Collected data entries:
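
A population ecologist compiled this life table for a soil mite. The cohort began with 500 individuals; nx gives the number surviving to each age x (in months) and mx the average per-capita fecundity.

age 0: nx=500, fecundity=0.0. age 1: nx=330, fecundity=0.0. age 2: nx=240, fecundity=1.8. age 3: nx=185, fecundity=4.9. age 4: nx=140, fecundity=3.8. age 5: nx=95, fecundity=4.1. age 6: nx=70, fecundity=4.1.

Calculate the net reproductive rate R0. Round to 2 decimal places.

5.09

lx = nx/n0 = nx/500: 1, 0.66, 0.48, 0.37, 0.28, 0.19, 0.14
lx·mx by age: 0, 0, 0.864, 1.813, 1.064, 0.779, 0.574
R0 = Σ lx·mx = 5.094 → 5.09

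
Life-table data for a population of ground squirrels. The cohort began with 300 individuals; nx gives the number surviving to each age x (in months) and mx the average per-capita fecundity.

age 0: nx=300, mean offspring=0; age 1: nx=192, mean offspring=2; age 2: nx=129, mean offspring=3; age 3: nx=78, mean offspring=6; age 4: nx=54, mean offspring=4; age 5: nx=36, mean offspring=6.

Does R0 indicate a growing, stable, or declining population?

lx = nx/n0 = nx/300: 1, 0.64, 0.43, 0.26, 0.18, 0.12
R0 = Σ lx·mx = 0 + 1.28 + 1.29 + 1.56 + 0.72 + 0.72 = 5.57
R0 > 1, so the population is growing.

growing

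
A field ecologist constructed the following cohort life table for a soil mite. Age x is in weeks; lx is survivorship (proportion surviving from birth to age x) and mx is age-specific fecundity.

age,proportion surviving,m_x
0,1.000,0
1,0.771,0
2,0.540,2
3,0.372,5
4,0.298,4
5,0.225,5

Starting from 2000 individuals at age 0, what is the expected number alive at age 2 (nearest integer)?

1080

Expected survivors = N0 · l_2 = 2000 × 0.540 = 1080 → 1080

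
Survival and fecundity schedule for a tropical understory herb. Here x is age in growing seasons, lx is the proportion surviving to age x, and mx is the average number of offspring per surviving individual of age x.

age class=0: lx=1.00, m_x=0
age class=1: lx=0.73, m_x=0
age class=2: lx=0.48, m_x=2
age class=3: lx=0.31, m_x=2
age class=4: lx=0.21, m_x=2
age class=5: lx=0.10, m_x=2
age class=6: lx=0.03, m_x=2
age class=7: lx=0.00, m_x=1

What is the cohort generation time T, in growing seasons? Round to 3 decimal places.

3.018

lx·mx: 0, 0, 0.96, 0.62, 0.42, 0.2, 0.06, 0 → R0 = 2.26
x·lx·mx: 0, 0, 1.92, 1.86, 1.68, 1, 0.36, 0 → Σ = 6.82
T = 6.82 / 2.26 = 3.017699… → 3.018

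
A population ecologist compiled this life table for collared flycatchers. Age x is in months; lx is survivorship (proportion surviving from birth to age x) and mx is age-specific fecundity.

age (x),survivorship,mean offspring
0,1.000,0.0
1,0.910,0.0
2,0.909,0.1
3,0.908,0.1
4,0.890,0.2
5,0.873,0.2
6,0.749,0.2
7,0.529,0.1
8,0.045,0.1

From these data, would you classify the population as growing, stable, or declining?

declining

R0 = Σ lx·mx = 0 + 0 + 0.0909 + 0.0908 + 0.178 + 0.1746 + 0.1498 + 0.0529 + 0.0045 = 0.7415
R0 < 1, so the population is declining.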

-- To do --
Your reply must contain exactly the lines from the first line of the data through the line holding "age 0: nx=300, mean", and nothing more.

-- Solution for this exercise --
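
A population ecologist compiled this life table for a soil mite. The cohort began with 500 individuals; nx gives the number surviving to each age x (in months) and mx the average per-capita fecundity.

age 0: nx=500, fecundity=0.0. age 1: nx=330, fecundity=0.0. age 2: nx=240, fecundity=1.8. age 3: nx=185, fecundity=4.9. age 4: nx=140, fecundity=3.8. age 5: nx=95, fecundity=4.1. age 6: nx=70, fecundity=4.1.

Calculate the net reproductive rate R0. Round to 2 decimal places.

5.09

lx = nx/n0 = nx/500: 1, 0.66, 0.48, 0.37, 0.28, 0.19, 0.14
lx·mx by age: 0, 0, 0.864, 1.813, 1.064, 0.779, 0.574
R0 = Σ lx·mx = 5.094 → 5.09

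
Life-table data for a population of ground squirrels. The cohort began with 300 individuals; nx gives the number surviving to each age x (in months) and mx the average per-capita fecundity.

age 0: nx=300, mean offspring=0; age 1: nx=192, mean offspring=2; age 2: nx=129, mean offspring=3; age 3: nx=78, mean offspring=6; age 4: nx=54, mean offspring=4; age 5: nx=36, mean offspring=6.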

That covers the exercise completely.